# Record set:
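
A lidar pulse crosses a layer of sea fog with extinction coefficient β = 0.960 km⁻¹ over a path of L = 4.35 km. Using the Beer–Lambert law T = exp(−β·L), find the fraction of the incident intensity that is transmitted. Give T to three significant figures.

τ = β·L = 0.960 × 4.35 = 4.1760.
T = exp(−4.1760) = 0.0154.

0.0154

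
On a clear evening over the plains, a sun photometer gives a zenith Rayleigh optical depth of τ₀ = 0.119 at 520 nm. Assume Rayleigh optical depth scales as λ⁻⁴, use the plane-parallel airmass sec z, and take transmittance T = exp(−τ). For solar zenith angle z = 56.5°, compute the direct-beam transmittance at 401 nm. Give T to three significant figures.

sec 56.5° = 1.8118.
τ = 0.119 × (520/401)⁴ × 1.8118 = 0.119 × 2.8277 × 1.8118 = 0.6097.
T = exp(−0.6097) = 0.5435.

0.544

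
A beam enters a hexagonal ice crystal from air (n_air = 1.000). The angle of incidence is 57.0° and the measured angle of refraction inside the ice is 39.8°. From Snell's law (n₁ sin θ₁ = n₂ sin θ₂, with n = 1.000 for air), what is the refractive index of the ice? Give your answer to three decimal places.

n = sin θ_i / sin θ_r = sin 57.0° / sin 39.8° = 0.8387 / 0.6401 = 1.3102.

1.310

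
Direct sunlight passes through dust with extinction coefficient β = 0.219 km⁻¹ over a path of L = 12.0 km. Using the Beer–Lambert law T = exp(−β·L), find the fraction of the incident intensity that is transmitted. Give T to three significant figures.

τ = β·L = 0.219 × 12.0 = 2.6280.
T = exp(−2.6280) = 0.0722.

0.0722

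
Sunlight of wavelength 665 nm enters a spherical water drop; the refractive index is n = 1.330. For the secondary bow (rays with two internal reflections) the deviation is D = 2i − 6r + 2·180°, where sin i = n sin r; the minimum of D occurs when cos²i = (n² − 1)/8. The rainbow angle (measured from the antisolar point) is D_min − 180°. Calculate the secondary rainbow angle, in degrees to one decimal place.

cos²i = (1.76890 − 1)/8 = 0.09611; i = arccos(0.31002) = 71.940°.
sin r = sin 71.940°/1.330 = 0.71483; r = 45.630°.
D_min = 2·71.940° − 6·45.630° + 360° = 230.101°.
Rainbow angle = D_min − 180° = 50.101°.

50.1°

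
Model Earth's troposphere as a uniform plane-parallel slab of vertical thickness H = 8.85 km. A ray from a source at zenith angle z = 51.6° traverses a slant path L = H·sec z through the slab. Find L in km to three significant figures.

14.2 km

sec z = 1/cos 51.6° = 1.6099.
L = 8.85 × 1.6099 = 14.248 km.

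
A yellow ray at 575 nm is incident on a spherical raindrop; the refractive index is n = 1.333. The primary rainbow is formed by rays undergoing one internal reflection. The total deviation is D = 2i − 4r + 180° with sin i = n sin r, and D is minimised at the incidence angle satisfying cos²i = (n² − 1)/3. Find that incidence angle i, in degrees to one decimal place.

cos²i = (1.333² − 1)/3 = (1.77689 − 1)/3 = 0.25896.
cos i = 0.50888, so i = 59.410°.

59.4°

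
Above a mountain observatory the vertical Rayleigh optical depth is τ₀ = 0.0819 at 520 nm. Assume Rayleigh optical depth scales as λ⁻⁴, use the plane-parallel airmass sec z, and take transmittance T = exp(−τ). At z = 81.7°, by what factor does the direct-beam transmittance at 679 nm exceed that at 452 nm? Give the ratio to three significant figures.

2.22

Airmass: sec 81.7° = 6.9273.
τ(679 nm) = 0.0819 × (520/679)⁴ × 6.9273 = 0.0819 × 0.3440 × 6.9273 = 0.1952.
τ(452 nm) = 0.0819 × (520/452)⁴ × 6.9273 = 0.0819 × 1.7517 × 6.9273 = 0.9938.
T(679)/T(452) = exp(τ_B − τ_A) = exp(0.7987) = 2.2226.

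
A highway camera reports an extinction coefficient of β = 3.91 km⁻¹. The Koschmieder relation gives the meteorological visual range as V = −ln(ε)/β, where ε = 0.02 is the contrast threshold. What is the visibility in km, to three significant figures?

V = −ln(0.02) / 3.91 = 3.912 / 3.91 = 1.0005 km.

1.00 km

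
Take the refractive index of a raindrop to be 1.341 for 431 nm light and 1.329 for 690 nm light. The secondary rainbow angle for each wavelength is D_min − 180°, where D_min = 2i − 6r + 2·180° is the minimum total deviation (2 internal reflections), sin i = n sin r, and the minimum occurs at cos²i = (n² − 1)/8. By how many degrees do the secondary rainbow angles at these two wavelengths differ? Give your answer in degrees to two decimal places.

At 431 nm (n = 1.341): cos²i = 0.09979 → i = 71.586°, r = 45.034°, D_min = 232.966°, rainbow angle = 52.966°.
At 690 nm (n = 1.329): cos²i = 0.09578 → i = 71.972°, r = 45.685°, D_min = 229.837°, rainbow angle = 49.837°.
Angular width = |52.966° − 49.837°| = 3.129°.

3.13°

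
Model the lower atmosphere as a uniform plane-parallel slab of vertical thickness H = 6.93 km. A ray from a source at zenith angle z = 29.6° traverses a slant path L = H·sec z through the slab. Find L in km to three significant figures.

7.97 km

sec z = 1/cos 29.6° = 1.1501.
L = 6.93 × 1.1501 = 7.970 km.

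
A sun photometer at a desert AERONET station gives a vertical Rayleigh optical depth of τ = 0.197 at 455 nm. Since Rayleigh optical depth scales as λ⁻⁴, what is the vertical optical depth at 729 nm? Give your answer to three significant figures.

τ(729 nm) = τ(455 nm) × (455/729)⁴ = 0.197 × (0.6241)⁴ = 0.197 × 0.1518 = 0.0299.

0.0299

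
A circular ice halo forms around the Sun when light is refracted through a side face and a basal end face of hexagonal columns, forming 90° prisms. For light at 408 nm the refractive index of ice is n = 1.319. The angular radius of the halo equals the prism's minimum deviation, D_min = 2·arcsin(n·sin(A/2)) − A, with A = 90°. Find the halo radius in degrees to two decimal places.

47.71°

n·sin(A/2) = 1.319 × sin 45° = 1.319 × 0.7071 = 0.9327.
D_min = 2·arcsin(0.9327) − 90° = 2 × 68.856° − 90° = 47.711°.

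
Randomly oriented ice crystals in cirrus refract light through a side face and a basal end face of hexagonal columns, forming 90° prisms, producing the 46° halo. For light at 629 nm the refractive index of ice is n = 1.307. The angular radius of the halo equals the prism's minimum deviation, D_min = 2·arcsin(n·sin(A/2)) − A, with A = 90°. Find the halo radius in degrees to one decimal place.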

# Prompt:
Return the listing above exactly, line for line.

# Written response:
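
A lidar pulse crosses a layer of sea fog with extinction coefficient β = 0.960 km⁻¹ over a path of L = 4.35 km. Using the Beer–Lambert law T = exp(−β·L), find the fraction of the incident intensity that is transmitted. Give T to three significant figures.

τ = β·L = 0.960 × 4.35 = 4.1760.
T = exp(−4.1760) = 0.0154.

0.0154

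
On a clear evening over the plains, a sun photometer gives a zenith Rayleigh optical depth of τ₀ = 0.119 at 520 nm. Assume Rayleigh optical depth scales as λ⁻⁴, use the plane-parallel airmass sec z, and take transmittance T = exp(−τ). For solar zenith angle z = 56.5°, compute the direct-beam transmittance at 401 nm. Give T to three significant figures.

sec 56.5° = 1.8118.
τ = 0.119 × (520/401)⁴ × 1.8118 = 0.119 × 2.8277 × 1.8118 = 0.6097.
T = exp(−0.6097) = 0.5435.

0.544

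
A beam enters a hexagonal ice crystal from air (n_air = 1.000). The angle of incidence is 57.0° and the measured angle of refraction inside the ice is 39.8°. From Snell's law (n₁ sin θ₁ = n₂ sin θ₂, with n = 1.000 for air), what is the refractive index of the ice? Give your answer to three decimal places.

n = sin θ_i / sin θ_r = sin 57.0° / sin 39.8° = 0.8387 / 0.6401 = 1.3102.

1.310

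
Direct sunlight passes through dust with extinction coefficient β = 0.219 km⁻¹ over a path of L = 12.0 km. Using the Beer–Lambert law T = exp(−β·L), find the fraction of the incident intensity that is transmitted. Give T to three significant figures.

τ = β·L = 0.219 × 12.0 = 2.6280.
T = exp(−2.6280) = 0.0722.

0.0722

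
Sunlight of wavelength 665 nm enters a spherical water drop; the refractive index is n = 1.330. For the secondary bow (rays with two internal reflections) the deviation is D = 2i − 6r + 2·180°, where sin i = n sin r; the minimum of D occurs when cos²i = (n² − 1)/8. The rainbow angle (measured from the antisolar point) is D_min − 180°. Calculate the secondary rainbow angle, in degrees to one decimal place.

cos²i = (1.76890 − 1)/8 = 0.09611; i = arccos(0.31002) = 71.940°.
sin r = sin 71.940°/1.330 = 0.71483; r = 45.630°.
D_min = 2·71.940° − 6·45.630° + 360° = 230.101°.
Rainbow angle = D_min − 180° = 50.101°.

50.1°

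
Model Earth's troposphere as a uniform plane-parallel slab of vertical thickness H = 8.85 km. A ray from a source at zenith angle z = 51.6° traverses a slant path L = H·sec z through the slab. Find L in km to three significant figures.

14.2 km

sec z = 1/cos 51.6° = 1.6099.
L = 8.85 × 1.6099 = 14.248 km.

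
A yellow ray at 575 nm is incident on a spherical raindrop; the refractive index is n = 1.333. The primary rainbow is formed by rays undergoing one internal reflection. The total deviation is D = 2i − 4r + 180° with sin i = n sin r, and D is minimised at the incidence angle satisfying cos²i = (n² − 1)/3. Find that incidence angle i, in degrees to one decimal place.

cos²i = (1.333² − 1)/3 = (1.77689 − 1)/3 = 0.25896.
cos i = 0.50888, so i = 59.410°.

59.4°

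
Above a mountain observatory the vertical Rayleigh optical depth is τ₀ = 0.0819 at 520 nm. Assume Rayleigh optical depth scales as λ⁻⁴, use the plane-parallel airmass sec z, and take transmittance T = exp(−τ). At z = 81.7°, by what factor does the direct-beam transmittance at 679 nm exceed that at 452 nm? Give the ratio to three significant figures.

2.22

Airmass: sec 81.7° = 6.9273.
τ(679 nm) = 0.0819 × (520/679)⁴ × 6.9273 = 0.0819 × 0.3440 × 6.9273 = 0.1952.
τ(452 nm) = 0.0819 × (520/452)⁴ × 6.9273 = 0.0819 × 1.7517 × 6.9273 = 0.9938.
T(679)/T(452) = exp(τ_B − τ_A) = exp(0.7987) = 2.2226.

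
A highway camera reports an extinction coefficient of β = 3.91 km⁻¹. The Koschmieder relation gives the meteorological visual range as V = −ln(ε)/β, where ε = 0.02 is the contrast threshold. What is the visibility in km, to three significant figures?

V = −ln(0.02) / 3.91 = 3.912 / 3.91 = 1.0005 km.

1.00 km

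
Take the refractive index of a raindrop to be 1.341 for 431 nm light and 1.329 for 690 nm light. The secondary rainbow angle for each wavelength is D_min − 180°, where D_min = 2i − 6r + 2·180° is the minimum total deviation (2 internal reflections), sin i = n sin r, and the minimum occurs at cos²i = (n² − 1)/8. By how many degrees do the secondary rainbow angles at these two wavelengths differ? Give your answer in degrees to two decimal places.

At 431 nm (n = 1.341): cos²i = 0.09979 → i = 71.586°, r = 45.034°, D_min = 232.966°, rainbow angle = 52.966°.
At 690 nm (n = 1.329): cos²i = 0.09578 → i = 71.972°, r = 45.685°, D_min = 229.837°, rainbow angle = 49.837°.
Angular width = |52.966° − 49.837°| = 3.129°.

3.13°

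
Model the lower atmosphere as a uniform plane-parallel slab of vertical thickness H = 6.93 km. A ray from a source at zenith angle z = 29.6° traverses a slant path L = H·sec z through the slab. Find L in km to three significant figures.

7.97 km

sec z = 1/cos 29.6° = 1.1501.
L = 6.93 × 1.1501 = 7.970 km.

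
A sun photometer at a desert AERONET station gives a vertical Rayleigh optical depth of τ = 0.197 at 455 nm. Since Rayleigh optical depth scales as λ⁻⁴, what is the vertical optical depth at 729 nm? Give your answer to three significant figures.

τ(729 nm) = τ(455 nm) × (455/729)⁴ = 0.197 × (0.6241)⁴ = 0.197 × 0.1518 = 0.0299.

0.0299

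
A circular ice halo forms around the Sun when light is refracted through a side face and a basal end face of hexagonal columns, forming 90° prisms. For light at 408 nm the refractive index of ice is n = 1.319. The angular radius of the halo equals the prism's minimum deviation, D_min = 2·arcsin(n·sin(A/2)) − A, with A = 90°. Find the halo radius in degrees to two decimal places.

47.71°

n·sin(A/2) = 1.319 × sin 45° = 1.319 × 0.7071 = 0.9327.
D_min = 2·arcsin(0.9327) − 90° = 2 × 68.856° − 90° = 47.711°.

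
Randomly oriented ice crystals in cirrus refract light through a side face and a basal end face of hexagonal columns, forming 90° prisms, producing the 46° halo. For light at 629 nm the refractive index of ice is n = 1.307. The angular radius of the halo equals the prism's minimum deviation, D_min = 2·arcsin(n·sin(A/2)) − A, with A = 90°. Find the halo radius in degrees to one decimal place.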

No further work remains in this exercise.